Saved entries
* * * *
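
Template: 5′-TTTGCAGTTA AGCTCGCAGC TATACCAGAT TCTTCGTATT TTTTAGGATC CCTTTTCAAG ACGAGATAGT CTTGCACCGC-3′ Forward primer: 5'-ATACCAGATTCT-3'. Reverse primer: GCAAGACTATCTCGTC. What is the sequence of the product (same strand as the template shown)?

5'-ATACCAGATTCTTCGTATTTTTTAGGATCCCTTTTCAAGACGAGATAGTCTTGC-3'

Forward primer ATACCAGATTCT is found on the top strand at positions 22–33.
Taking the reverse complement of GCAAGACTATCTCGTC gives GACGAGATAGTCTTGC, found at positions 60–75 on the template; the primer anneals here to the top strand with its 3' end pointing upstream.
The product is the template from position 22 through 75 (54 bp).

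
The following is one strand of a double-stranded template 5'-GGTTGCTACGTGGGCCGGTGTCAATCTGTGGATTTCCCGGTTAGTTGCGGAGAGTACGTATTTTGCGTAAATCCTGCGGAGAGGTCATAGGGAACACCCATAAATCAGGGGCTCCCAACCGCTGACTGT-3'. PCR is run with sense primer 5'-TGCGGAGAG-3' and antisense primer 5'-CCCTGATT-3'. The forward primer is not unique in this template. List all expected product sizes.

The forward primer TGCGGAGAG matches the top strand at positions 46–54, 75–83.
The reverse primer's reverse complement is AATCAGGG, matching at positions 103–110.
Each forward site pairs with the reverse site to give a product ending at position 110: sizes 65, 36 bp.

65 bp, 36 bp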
* * * *
**PROMPT**
Going from the line that has "The following is" through the last line of the entries, retype each line exactly as given and add nothing.

**YOUR SOLUTION**
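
The following is one strand of a double-stranded template 5'-GGTTGCTACGTGGGCCGGTGTCAATCTGTGGATTTCCCGGTTAGTTGCGGAGAGTACGTATTTTGCGTAAATCCTGCGGAGAGGTCATAGGGAACACCCATAAATCAGGGGCTCCCAACCGCTGACTGT-3'. PCR is run with sense primer 5'-TGCGGAGAG-3' and antisense primer 5'-CCCTGATT-3'. The forward primer is not unique in this template. List all expected product sizes.

The forward primer TGCGGAGAG matches the top strand at positions 46–54, 75–83.
The reverse primer's reverse complement is AATCAGGG, matching at positions 103–110.
Each forward site pairs with the reverse site to give a product ending at position 110: sizes 65, 36 bp.

65 bp, 36 bp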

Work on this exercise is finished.